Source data
──────

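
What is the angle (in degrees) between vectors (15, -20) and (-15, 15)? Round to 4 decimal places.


dot = 15*-15 + -20*15 = -525
|u| = 25, |v| = 21.2132
cos(angle) = -0.9899
angle = 171.8699 degrees

171.8699 degrees


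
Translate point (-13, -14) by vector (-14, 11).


Translation: (x+dx, y+dy) = (-13+-14, -14+11) = (-27, -3)

(-27, -3)


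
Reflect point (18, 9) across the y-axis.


Reflection across y-axis: (x, y) -> (-x, y)
(18, 9) -> (-18, 9)

(-18, 9)


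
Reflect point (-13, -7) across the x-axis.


Reflection across x-axis: (x, y) -> (x, -y)
(-13, -7) -> (-13, 7)

(-13, 7)


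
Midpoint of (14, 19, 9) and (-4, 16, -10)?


Midpoint = ((14+-4)/2, (19+16)/2, (9+-10)/2) = (5, 17.5, -0.5)

(5, 17.5, -0.5)


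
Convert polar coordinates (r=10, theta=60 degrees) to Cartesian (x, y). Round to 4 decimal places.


x = 10 * cos(60) = 5
y = 10 * sin(60) = 8.6603

(5, 8.6603)


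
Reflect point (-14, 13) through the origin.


Reflection through origin: (x, y) -> (-x, -y)
(-14, 13) -> (14, -13)

(14, -13)


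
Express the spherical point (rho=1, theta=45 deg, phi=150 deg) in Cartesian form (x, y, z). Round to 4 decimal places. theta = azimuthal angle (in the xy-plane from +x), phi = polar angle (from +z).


x = 1 * sin(150) * cos(45) = 0.3536
y = 1 * sin(150) * sin(45) = 0.3536
z = 1 * cos(150) = -0.866

(0.3536, 0.3536, -0.866)


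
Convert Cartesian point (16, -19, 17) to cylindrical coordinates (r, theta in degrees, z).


r = sqrt(16^2 + (-19)^2) = 24.8395
theta = atan2(-19, 16) = 310.1009 deg
z = 17

r = 24.8395, theta = 310.1009 deg, z = 17


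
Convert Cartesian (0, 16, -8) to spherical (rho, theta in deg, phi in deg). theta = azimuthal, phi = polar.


rho = sqrt(0^2 + 16^2 + (-8)^2) = 17.8885
theta = atan2(16, 0) = 90 deg
phi = acos(-8/17.8885) = 116.5651 deg

rho = 17.8885, theta = 90 deg, phi = 116.5651 deg


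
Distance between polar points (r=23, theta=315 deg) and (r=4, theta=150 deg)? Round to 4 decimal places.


d = sqrt(r1^2 + r2^2 - 2*r1*r2*cos(t2-t1))
d = sqrt(23^2 + 4^2 - 2*23*4*cos(150-315)) = 26.8836

26.8836


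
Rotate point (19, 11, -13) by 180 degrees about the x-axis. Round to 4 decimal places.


x' = 19
y' = 11*cos(180) - -13*sin(180) = -11
z' = 11*sin(180) + -13*cos(180) = 13

(19, -11, 13)


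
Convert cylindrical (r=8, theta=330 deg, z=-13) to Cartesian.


x = 8 * cos(330) = 6.9282
y = 8 * sin(330) = -4
z = -13

(6.9282, -4, -13)


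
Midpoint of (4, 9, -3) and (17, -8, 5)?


Midpoint = ((4+17)/2, (9+-8)/2, (-3+5)/2) = (10.5, 0.5, 1)

(10.5, 0.5, 1)


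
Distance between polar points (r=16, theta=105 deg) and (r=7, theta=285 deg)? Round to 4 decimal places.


d = sqrt(r1^2 + r2^2 - 2*r1*r2*cos(t2-t1))
d = sqrt(16^2 + 7^2 - 2*16*7*cos(285-105)) = 23

23


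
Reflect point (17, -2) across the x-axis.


Reflection across x-axis: (x, y) -> (x, -y)
(17, -2) -> (17, 2)

(17, 2)


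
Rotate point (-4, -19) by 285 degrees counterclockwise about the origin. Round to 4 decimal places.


x' = -4*cos(285) - -19*sin(285) = -19.3879
y' = -4*sin(285) + -19*cos(285) = -1.0539

(-19.3879, -1.0539)


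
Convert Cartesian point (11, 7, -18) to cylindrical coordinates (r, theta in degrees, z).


r = sqrt(11^2 + 7^2) = 13.0384
theta = atan2(7, 11) = 32.4712 deg
z = -18

r = 13.0384, theta = 32.4712 deg, z = -18


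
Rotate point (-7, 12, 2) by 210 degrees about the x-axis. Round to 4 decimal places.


x' = -7
y' = 12*cos(210) - 2*sin(210) = -9.3923
z' = 12*sin(210) + 2*cos(210) = -7.7321

(-7, -9.3923, -7.7321)


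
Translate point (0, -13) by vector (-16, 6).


Translation: (x+dx, y+dy) = (0+-16, -13+6) = (-16, -7)

(-16, -7)


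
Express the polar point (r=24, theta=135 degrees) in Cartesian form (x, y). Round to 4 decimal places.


x = 24 * cos(135) = -16.9706
y = 24 * sin(135) = 16.9706

(-16.9706, 16.9706)


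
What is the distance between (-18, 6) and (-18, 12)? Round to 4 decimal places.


d = sqrt((-18--18)^2 + (12-6)^2) = 6

6


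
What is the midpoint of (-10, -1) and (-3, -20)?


Midpoint = ((-10+-3)/2, (-1+-20)/2) = (-6.5, -10.5)

(-6.5, -10.5)


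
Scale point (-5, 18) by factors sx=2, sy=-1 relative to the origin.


Scaling: (x*sx, y*sy) = (-5*2, 18*-1) = (-10, -18)

(-10, -18)


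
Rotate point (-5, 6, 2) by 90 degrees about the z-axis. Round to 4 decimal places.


x' = -5*cos(90) - 6*sin(90) = -6
y' = -5*sin(90) + 6*cos(90) = -5
z' = 2

(-6, -5, 2)


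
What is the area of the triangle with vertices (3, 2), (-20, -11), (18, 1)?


Area = |x1(y2-y3) + x2(y3-y1) + x3(y1-y2)| / 2
= |3*(-11-1) + -20*(1-2) + 18*(2--11)| / 2
= 109

109


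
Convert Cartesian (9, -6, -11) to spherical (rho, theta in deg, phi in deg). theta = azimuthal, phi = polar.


rho = sqrt(9^2 + (-6)^2 + (-11)^2) = 15.4272
theta = atan2(-6, 9) = 326.3099 deg
phi = acos(-11/15.4272) = 135.4815 deg

rho = 15.4272, theta = 326.3099 deg, phi = 135.4815 deg


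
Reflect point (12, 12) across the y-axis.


Reflection across y-axis: (x, y) -> (-x, y)
(12, 12) -> (-12, 12)

(-12, 12)


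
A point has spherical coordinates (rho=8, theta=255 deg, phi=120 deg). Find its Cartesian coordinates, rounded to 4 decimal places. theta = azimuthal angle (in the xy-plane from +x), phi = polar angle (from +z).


x = 8 * sin(120) * cos(255) = -1.7932
y = 8 * sin(120) * sin(255) = -6.6921
z = 8 * cos(120) = -4

(-1.7932, -6.6921, -4)


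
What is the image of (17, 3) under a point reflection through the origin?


Reflection through origin: (x, y) -> (-x, -y)
(17, 3) -> (-17, -3)

(-17, -3)


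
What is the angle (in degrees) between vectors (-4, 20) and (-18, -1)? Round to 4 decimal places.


dot = -4*-18 + 20*-1 = 52
|u| = 20.3961, |v| = 18.0278
cos(angle) = 0.1414
angle = 81.8699 degrees

81.8699 degrees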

──────

Requirement:
Set down all of the lines above without altering a word.

Solution:
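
What is the angle (in degrees) between vectors (15, -20) and (-15, 15)? Round to 4 decimal places.


dot = 15*-15 + -20*15 = -525
|u| = 25, |v| = 21.2132
cos(angle) = -0.9899
angle = 171.8699 degrees

171.8699 degrees


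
Translate point (-13, -14) by vector (-14, 11).


Translation: (x+dx, y+dy) = (-13+-14, -14+11) = (-27, -3)

(-27, -3)


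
Reflect point (18, 9) across the y-axis.


Reflection across y-axis: (x, y) -> (-x, y)
(18, 9) -> (-18, 9)

(-18, 9)


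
Reflect point (-13, -7) across the x-axis.


Reflection across x-axis: (x, y) -> (x, -y)
(-13, -7) -> (-13, 7)

(-13, 7)


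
Midpoint of (14, 19, 9) and (-4, 16, -10)?


Midpoint = ((14+-4)/2, (19+16)/2, (9+-10)/2) = (5, 17.5, -0.5)

(5, 17.5, -0.5)


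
Convert polar coordinates (r=10, theta=60 degrees) to Cartesian (x, y). Round to 4 decimal places.


x = 10 * cos(60) = 5
y = 10 * sin(60) = 8.6603

(5, 8.6603)


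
Reflect point (-14, 13) through the origin.


Reflection through origin: (x, y) -> (-x, -y)
(-14, 13) -> (14, -13)

(14, -13)


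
Express the spherical point (rho=1, theta=45 deg, phi=150 deg) in Cartesian form (x, y, z). Round to 4 decimal places. theta = azimuthal angle (in the xy-plane from +x), phi = polar angle (from +z).


x = 1 * sin(150) * cos(45) = 0.3536
y = 1 * sin(150) * sin(45) = 0.3536
z = 1 * cos(150) = -0.866

(0.3536, 0.3536, -0.866)


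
Convert Cartesian point (16, -19, 17) to cylindrical coordinates (r, theta in degrees, z).


r = sqrt(16^2 + (-19)^2) = 24.8395
theta = atan2(-19, 16) = 310.1009 deg
z = 17

r = 24.8395, theta = 310.1009 deg, z = 17


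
Convert Cartesian (0, 16, -8) to spherical (rho, theta in deg, phi in deg). theta = azimuthal, phi = polar.


rho = sqrt(0^2 + 16^2 + (-8)^2) = 17.8885
theta = atan2(16, 0) = 90 deg
phi = acos(-8/17.8885) = 116.5651 deg

rho = 17.8885, theta = 90 deg, phi = 116.5651 deg


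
Distance between polar points (r=23, theta=315 deg) and (r=4, theta=150 deg)? Round to 4 decimal places.


d = sqrt(r1^2 + r2^2 - 2*r1*r2*cos(t2-t1))
d = sqrt(23^2 + 4^2 - 2*23*4*cos(150-315)) = 26.8836

26.8836


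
Rotate point (19, 11, -13) by 180 degrees about the x-axis. Round to 4 decimal places.


x' = 19
y' = 11*cos(180) - -13*sin(180) = -11
z' = 11*sin(180) + -13*cos(180) = 13

(19, -11, 13)


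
Convert cylindrical (r=8, theta=330 deg, z=-13) to Cartesian.


x = 8 * cos(330) = 6.9282
y = 8 * sin(330) = -4
z = -13

(6.9282, -4, -13)


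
Midpoint of (4, 9, -3) and (17, -8, 5)?


Midpoint = ((4+17)/2, (9+-8)/2, (-3+5)/2) = (10.5, 0.5, 1)

(10.5, 0.5, 1)


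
Distance between polar points (r=16, theta=105 deg) and (r=7, theta=285 deg)? Round to 4 decimal places.


d = sqrt(r1^2 + r2^2 - 2*r1*r2*cos(t2-t1))
d = sqrt(16^2 + 7^2 - 2*16*7*cos(285-105)) = 23

23


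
Reflect point (17, -2) across the x-axis.


Reflection across x-axis: (x, y) -> (x, -y)
(17, -2) -> (17, 2)

(17, 2)


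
Rotate point (-4, -19) by 285 degrees counterclockwise about the origin. Round to 4 decimal places.


x' = -4*cos(285) - -19*sin(285) = -19.3879
y' = -4*sin(285) + -19*cos(285) = -1.0539

(-19.3879, -1.0539)


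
Convert Cartesian point (11, 7, -18) to cylindrical coordinates (r, theta in degrees, z).


r = sqrt(11^2 + 7^2) = 13.0384
theta = atan2(7, 11) = 32.4712 deg
z = -18

r = 13.0384, theta = 32.4712 deg, z = -18


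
Rotate point (-7, 12, 2) by 210 degrees about the x-axis. Round to 4 decimal places.


x' = -7
y' = 12*cos(210) - 2*sin(210) = -9.3923
z' = 12*sin(210) + 2*cos(210) = -7.7321

(-7, -9.3923, -7.7321)


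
Translate point (0, -13) by vector (-16, 6).


Translation: (x+dx, y+dy) = (0+-16, -13+6) = (-16, -7)

(-16, -7)


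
Express the polar point (r=24, theta=135 degrees) in Cartesian form (x, y). Round to 4 decimal places.


x = 24 * cos(135) = -16.9706
y = 24 * sin(135) = 16.9706

(-16.9706, 16.9706)


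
What is the distance between (-18, 6) and (-18, 12)? Round to 4 decimal places.


d = sqrt((-18--18)^2 + (12-6)^2) = 6

6


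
What is the midpoint of (-10, -1) and (-3, -20)?


Midpoint = ((-10+-3)/2, (-1+-20)/2) = (-6.5, -10.5)

(-6.5, -10.5)


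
Scale point (-5, 18) by factors sx=2, sy=-1 relative to the origin.


Scaling: (x*sx, y*sy) = (-5*2, 18*-1) = (-10, -18)

(-10, -18)


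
Rotate point (-5, 6, 2) by 90 degrees about the z-axis. Round to 4 decimal places.


x' = -5*cos(90) - 6*sin(90) = -6
y' = -5*sin(90) + 6*cos(90) = -5
z' = 2

(-6, -5, 2)


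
What is the area of the triangle with vertices (3, 2), (-20, -11), (18, 1)?


Area = |x1(y2-y3) + x2(y3-y1) + x3(y1-y2)| / 2
= |3*(-11-1) + -20*(1-2) + 18*(2--11)| / 2
= 109

109


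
Convert Cartesian (9, -6, -11) to spherical (rho, theta in deg, phi in deg). theta = azimuthal, phi = polar.


rho = sqrt(9^2 + (-6)^2 + (-11)^2) = 15.4272
theta = atan2(-6, 9) = 326.3099 deg
phi = acos(-11/15.4272) = 135.4815 deg

rho = 15.4272, theta = 326.3099 deg, phi = 135.4815 deg


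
Reflect point (12, 12) across the y-axis.


Reflection across y-axis: (x, y) -> (-x, y)
(12, 12) -> (-12, 12)

(-12, 12)


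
A point has spherical coordinates (rho=8, theta=255 deg, phi=120 deg). Find its Cartesian coordinates, rounded to 4 decimal places. theta = azimuthal angle (in the xy-plane from +x), phi = polar angle (from +z).


x = 8 * sin(120) * cos(255) = -1.7932
y = 8 * sin(120) * sin(255) = -6.6921
z = 8 * cos(120) = -4

(-1.7932, -6.6921, -4)


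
What is the image of (17, 3) under a point reflection through the origin?


Reflection through origin: (x, y) -> (-x, -y)
(17, 3) -> (-17, -3)

(-17, -3)


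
What is the angle (in degrees) between vectors (-4, 20) and (-18, -1)? Round to 4 decimal places.


dot = -4*-18 + 20*-1 = 52
|u| = 20.3961, |v| = 18.0278
cos(angle) = 0.1414
angle = 81.8699 degrees

81.8699 degrees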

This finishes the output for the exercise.